Input data:

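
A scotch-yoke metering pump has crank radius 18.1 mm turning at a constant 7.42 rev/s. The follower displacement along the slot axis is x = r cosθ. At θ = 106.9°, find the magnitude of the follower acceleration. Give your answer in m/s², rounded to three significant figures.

ω = 46.62 rad/s (from 7.42 rev/s).
x = r cosθ ⇒ ẍ = −rω² cosθ (ω constant).
|a| = rω²|cosθ| = 0.0181·(46.62)²·|cos 106.9°| = 11.437 m/s².

11.4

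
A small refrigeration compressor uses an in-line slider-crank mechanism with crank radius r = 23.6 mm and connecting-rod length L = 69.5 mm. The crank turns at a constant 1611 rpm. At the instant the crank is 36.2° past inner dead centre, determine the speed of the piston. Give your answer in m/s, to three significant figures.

ω = 2π·1611/60 = 168.7 rad/s
For an in-line slider-crank, x = r cosθ + √(L² − r² sin²θ), so v = −rω sinθ·[1 + r cosθ/√(L² − r² sin²θ)].
With r = 0.0236 m, L = 0.0695 m, θ = 36.2°: √(L² − r² sin²θ) = 0.068088 m.
v = −0.0236·168.7·0.59061·[1 + 0.0236·0.80696/0.068088] = -3.0091 m/s.
|v| = 3.0091 m/s.

3.01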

Your goal: The complete listing is needed again, with each line reproduced exactly.

Written solution:
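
A scotch-yoke metering pump has crank radius 18.1 mm turning at a constant 7.42 rev/s. The follower displacement along the slot axis is x = r cosθ. At θ = 106.9°, find the magnitude of the follower acceleration. Give your answer in m/s², rounded to three significant figures.

ω = 46.62 rad/s (from 7.42 rev/s).
x = r cosθ ⇒ ẍ = −rω² cosθ (ω constant).
|a| = rω²|cosθ| = 0.0181·(46.62)²·|cos 106.9°| = 11.437 m/s².

11.4

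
A small refrigeration compressor uses an in-line slider-crank mechanism with crank radius r = 23.6 mm and connecting-rod length L = 69.5 mm. The crank turns at a constant 1611 rpm. At the instant the crank is 36.2° past inner dead centre, determine the speed of the piston. Give your answer in m/s, to three significant figures.

ω = 2π·1611/60 = 168.7 rad/s
For an in-line slider-crank, x = r cosθ + √(L² − r² sin²θ), so v = −rω sinθ·[1 + r cosθ/√(L² − r² sin²θ)].
With r = 0.0236 m, L = 0.0695 m, θ = 36.2°: √(L² − r² sin²θ) = 0.068088 m.
v = −0.0236·168.7·0.59061·[1 + 0.0236·0.80696/0.068088] = -3.0091 m/s.
|v| = 3.0091 m/s.

3.01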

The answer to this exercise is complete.